• **RECORDS FOR THIS EXERCISE**:
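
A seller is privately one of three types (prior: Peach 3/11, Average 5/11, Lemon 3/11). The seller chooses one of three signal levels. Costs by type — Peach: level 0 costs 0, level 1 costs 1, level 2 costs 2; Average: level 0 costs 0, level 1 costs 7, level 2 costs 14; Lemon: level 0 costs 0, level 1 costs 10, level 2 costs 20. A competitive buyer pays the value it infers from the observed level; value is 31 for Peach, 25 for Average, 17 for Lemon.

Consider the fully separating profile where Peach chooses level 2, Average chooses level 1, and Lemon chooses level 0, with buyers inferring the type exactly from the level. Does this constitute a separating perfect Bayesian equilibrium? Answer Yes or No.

Separating prices: level 2 → 31, level 1 → 25, level 0 → 17.
Peach (assigned level 2): level 0: 17 − 0 = 17; level 1: 25 − 1 = 24; level 2: 31 − 2 = 29. Peach stays.
Average (assigned level 1): level 0: 17 − 0 = 17; level 1: 25 − 7 = 18; level 2: 31 − 14 = 17. Average stays.
Lemon (assigned level 0): level 0: 17 − 0 = 17; level 1: 25 − 10 = 15; level 2: 31 − 20 = 11. Lemon stays.
Every type prefers its assigned level; separation holds.

Yes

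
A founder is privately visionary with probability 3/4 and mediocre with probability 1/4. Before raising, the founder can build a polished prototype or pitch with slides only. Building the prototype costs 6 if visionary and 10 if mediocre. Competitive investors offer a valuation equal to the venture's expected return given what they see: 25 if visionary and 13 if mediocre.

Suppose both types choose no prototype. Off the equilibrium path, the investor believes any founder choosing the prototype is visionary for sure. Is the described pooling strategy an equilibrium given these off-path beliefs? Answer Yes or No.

Yes

On path, the investor holds the prior and pays 3/4·25 + 1/4·13 = 22. Off path (the prototype), believing visionary, it pays 25.
visionary: no prototype nets 22; the prototype nets 25 − 6 = 19. visionary stays.
mediocre: no prototype nets 22; the prototype nets 25 − 10 = 15. mediocre stays.
No type deviates, so pooling is sustained.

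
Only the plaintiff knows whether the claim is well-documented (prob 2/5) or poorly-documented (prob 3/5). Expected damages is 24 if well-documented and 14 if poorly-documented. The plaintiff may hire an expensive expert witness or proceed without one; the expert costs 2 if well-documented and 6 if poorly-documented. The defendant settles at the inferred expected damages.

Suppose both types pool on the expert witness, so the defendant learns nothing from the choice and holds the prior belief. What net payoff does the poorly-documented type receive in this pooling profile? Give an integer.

Pooled settlement = 2/5·24 + 3/5·14 = 18.
poorly-documented pays cost 6 for the expert witness, so net payoff = 18 − 6 = 12.

12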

• **TASK DIRECTIONS**:
Retype the material in full. Each word must match.

• **SOLUTION FOR THIS TASK**:
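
A seller is privately one of three types (prior: Peach 3/11, Average 5/11, Lemon 3/11). The seller chooses one of three signal levels. Costs by type — Peach: level 0 costs 0, level 1 costs 1, level 2 costs 2; Average: level 0 costs 0, level 1 costs 7, level 2 costs 14; Lemon: level 0 costs 0, level 1 costs 10, level 2 costs 20. A competitive buyer pays the value it infers from the observed level; value is 31 for Peach, 25 for Average, 17 for Lemon.

Consider the fully separating profile where Peach chooses level 2, Average chooses level 1, and Lemon chooses level 0, with buyers inferring the type exactly from the level. Does this constitute a separating perfect Bayesian equilibrium? Answer Yes or No.

Separating prices: level 2 → 31, level 1 → 25, level 0 → 17.
Peach (assigned level 2): level 0: 17 − 0 = 17; level 1: 25 − 1 = 24; level 2: 31 − 2 = 29. Peach stays.
Average (assigned level 1): level 0: 17 − 0 = 17; level 1: 25 − 7 = 18; level 2: 31 − 14 = 17. Average stays.
Lemon (assigned level 0): level 0: 17 − 0 = 17; level 1: 25 − 10 = 15; level 2: 31 − 20 = 11. Lemon stays.
Every type prefers its assigned level; separation holds.

Yes

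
A founder is privately visionary with probability 3/4 and mediocre with probability 1/4. Before raising, the founder can build a polished prototype or pitch with slides only. Building the prototype costs 6 if visionary and 10 if mediocre. Competitive investors offer a valuation equal to the venture's expected return given what they see: 25 if visionary and 13 if mediocre.

Suppose both types choose no prototype. Off the equilibrium path, the investor believes any founder choosing the prototype is visionary for sure. Is the described pooling strategy an equilibrium given these off-path beliefs? Answer Yes or No.

Yes

On path, the investor holds the prior and pays 3/4·25 + 1/4·13 = 22. Off path (the prototype), believing visionary, it pays 25.
visionary: no prototype nets 22; the prototype nets 25 − 6 = 19. visionary stays.
mediocre: no prototype nets 22; the prototype nets 25 − 10 = 15. mediocre stays.
No type deviates, so pooling is sustained.

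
Only the plaintiff knows whether the claim is well-documented (prob 2/5) or poorly-documented (prob 3/5). Expected damages is 24 if well-documented and 14 if poorly-documented. The plaintiff may hire an expensive expert witness or proceed without one; the expert costs 2 if well-documented and 6 if poorly-documented. The defendant settles at the inferred expected damages.

Suppose both types pool on the expert witness, so the defendant learns nothing from the choice and holds the prior belief. What net payoff does the poorly-documented type receive in this pooling profile? Give an integer.

Pooled settlement = 2/5·24 + 3/5·14 = 18.
poorly-documented pays cost 6 for the expert witness, so net payoff = 18 − 6 = 12.

12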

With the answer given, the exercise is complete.